━━━━━ Given information
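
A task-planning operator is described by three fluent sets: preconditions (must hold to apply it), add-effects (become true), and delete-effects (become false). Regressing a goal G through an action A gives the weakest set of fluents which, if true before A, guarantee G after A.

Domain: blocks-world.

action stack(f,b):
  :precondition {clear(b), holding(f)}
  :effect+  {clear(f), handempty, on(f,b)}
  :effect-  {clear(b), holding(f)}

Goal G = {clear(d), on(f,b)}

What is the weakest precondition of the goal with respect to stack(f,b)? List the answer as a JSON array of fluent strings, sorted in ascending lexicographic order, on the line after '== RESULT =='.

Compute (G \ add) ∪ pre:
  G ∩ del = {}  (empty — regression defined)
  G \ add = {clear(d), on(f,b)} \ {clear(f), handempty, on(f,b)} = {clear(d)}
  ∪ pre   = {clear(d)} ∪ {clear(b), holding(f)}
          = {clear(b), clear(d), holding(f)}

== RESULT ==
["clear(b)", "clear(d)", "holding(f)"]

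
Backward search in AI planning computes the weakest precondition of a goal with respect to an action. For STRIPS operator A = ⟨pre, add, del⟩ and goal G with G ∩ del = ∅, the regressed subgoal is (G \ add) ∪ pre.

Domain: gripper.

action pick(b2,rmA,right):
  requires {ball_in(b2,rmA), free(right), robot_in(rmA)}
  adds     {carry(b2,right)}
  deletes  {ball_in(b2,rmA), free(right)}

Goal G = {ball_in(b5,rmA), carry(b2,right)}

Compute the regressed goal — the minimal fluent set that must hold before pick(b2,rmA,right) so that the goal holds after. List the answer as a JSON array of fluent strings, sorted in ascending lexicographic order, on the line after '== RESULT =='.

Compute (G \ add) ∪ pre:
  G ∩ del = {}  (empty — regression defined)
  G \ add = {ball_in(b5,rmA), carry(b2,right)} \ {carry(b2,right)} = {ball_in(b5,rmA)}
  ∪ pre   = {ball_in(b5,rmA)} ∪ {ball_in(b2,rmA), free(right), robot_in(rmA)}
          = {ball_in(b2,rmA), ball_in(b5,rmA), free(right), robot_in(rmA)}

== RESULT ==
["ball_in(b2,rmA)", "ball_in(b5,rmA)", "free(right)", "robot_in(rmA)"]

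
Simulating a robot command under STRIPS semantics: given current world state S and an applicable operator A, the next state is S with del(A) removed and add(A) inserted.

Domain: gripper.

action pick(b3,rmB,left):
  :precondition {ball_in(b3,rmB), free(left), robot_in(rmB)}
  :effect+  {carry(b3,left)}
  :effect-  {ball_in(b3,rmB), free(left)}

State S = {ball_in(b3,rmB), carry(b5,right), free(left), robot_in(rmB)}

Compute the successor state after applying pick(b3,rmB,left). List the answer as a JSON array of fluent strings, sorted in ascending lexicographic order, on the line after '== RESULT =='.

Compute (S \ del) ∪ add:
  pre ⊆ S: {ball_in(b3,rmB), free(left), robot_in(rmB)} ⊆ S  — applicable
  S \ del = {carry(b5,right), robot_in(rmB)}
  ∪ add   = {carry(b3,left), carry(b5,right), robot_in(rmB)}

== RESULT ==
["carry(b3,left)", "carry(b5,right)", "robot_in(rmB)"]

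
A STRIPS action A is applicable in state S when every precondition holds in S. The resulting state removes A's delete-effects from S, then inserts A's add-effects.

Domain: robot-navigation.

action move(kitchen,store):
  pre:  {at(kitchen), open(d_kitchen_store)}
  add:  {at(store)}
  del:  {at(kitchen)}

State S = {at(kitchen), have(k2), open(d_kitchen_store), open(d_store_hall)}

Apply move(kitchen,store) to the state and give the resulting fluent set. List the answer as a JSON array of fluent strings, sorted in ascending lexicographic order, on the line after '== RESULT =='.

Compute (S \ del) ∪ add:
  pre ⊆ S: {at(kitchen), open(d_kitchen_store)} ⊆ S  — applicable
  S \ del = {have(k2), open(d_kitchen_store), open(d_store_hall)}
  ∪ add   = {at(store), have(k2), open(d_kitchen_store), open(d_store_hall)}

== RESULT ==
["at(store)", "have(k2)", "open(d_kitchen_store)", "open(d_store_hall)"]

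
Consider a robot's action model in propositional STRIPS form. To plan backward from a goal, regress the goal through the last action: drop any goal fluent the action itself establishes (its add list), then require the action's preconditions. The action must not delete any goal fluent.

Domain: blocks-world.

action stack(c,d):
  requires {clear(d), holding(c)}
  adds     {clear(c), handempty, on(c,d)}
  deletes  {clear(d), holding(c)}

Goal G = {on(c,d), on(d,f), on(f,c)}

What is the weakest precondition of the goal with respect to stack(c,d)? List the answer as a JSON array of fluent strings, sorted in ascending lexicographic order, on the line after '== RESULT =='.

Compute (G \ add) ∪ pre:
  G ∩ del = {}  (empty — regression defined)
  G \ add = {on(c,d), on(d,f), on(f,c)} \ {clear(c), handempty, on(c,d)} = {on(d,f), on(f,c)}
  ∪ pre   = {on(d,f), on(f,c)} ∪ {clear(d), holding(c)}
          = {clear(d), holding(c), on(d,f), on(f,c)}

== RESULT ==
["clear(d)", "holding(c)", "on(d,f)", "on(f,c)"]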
━━━━━━━━━━
━━━━━ Given information
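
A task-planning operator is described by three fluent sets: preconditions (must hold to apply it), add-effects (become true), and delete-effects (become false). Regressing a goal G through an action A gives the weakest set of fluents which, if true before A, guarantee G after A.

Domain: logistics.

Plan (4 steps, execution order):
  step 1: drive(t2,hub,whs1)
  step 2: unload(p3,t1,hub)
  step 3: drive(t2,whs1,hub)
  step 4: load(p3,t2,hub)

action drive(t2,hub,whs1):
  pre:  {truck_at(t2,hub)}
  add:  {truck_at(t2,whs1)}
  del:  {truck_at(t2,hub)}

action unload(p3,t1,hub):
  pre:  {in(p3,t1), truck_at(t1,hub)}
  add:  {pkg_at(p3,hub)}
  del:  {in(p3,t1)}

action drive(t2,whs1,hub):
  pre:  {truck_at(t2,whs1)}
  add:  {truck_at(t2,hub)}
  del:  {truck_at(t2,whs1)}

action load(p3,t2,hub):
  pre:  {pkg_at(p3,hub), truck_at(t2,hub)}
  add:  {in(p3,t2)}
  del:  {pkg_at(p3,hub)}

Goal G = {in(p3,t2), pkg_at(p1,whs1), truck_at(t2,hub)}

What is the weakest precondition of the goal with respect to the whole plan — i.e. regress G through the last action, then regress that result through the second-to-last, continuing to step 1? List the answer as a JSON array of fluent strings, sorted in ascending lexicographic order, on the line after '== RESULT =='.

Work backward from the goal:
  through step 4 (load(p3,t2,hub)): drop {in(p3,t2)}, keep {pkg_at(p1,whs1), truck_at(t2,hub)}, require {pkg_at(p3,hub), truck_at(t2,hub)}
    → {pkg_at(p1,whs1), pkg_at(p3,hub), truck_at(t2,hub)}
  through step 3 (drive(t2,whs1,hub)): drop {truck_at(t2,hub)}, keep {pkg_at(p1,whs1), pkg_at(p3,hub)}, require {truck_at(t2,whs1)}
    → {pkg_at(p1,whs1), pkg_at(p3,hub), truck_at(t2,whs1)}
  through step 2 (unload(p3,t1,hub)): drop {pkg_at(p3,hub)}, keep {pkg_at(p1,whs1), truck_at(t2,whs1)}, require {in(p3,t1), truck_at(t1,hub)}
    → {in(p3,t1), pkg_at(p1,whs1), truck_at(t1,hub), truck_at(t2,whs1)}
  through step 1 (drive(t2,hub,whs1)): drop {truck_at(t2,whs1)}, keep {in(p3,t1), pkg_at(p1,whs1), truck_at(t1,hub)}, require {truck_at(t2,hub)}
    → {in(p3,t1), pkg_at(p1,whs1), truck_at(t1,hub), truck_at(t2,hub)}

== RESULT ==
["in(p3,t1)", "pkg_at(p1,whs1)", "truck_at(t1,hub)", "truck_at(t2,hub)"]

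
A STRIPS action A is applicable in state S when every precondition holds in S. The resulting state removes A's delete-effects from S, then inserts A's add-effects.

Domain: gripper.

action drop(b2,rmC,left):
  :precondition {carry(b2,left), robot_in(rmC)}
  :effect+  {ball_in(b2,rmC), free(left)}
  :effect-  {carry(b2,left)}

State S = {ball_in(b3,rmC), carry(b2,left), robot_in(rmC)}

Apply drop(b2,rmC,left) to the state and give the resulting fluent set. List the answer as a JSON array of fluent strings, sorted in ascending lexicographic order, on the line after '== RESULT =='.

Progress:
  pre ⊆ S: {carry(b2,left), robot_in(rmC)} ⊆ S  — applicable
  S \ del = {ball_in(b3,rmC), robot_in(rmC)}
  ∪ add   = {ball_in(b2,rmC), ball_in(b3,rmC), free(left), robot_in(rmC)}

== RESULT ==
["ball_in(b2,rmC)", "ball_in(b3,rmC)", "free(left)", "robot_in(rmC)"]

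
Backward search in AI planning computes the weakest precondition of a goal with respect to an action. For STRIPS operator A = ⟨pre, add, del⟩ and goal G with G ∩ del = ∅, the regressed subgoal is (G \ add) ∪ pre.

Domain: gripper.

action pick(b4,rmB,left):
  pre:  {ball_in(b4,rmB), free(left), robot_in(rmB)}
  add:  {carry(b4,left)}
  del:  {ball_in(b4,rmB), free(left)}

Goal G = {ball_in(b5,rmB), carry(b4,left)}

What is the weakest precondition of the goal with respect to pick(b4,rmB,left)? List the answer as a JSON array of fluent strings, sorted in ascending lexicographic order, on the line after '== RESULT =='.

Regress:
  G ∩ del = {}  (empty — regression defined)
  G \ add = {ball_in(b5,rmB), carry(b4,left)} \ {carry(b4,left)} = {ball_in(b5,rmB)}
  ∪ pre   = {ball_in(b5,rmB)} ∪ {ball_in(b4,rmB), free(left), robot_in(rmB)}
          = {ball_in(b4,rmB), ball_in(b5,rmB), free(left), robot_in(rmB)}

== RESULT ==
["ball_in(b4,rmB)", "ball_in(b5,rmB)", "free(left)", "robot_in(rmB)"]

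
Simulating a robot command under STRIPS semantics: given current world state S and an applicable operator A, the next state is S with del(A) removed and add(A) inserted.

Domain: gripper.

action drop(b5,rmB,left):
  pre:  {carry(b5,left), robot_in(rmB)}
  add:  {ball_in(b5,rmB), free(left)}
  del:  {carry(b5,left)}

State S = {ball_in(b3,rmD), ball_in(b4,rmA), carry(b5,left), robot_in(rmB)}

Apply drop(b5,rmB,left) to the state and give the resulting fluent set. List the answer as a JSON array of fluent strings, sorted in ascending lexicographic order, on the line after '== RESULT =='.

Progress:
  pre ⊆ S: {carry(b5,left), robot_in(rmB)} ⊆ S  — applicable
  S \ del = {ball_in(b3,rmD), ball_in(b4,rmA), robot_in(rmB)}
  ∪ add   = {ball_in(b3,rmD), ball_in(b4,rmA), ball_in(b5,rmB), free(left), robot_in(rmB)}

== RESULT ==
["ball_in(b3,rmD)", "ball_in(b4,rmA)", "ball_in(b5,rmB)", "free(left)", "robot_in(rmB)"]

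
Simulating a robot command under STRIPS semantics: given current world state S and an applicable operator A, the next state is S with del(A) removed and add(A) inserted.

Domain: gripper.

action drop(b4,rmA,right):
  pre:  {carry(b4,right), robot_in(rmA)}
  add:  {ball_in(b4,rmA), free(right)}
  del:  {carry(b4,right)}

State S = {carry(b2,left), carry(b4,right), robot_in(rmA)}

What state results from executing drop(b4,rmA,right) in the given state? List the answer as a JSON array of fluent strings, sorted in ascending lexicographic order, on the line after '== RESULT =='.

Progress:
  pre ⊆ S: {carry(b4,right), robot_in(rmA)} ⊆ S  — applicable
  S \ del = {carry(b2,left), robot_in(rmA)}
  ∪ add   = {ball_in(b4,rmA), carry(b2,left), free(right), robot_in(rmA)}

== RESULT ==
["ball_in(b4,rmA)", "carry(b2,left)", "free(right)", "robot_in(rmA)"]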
━━━━━━━━━━
> **Instructions for the task**: Show all lines in the entries above where the string "adds" appears.

> **Response to the task**:
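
  adds     {carry(b2,right)}
  adds     {clear(c), handempty, on(c,d)}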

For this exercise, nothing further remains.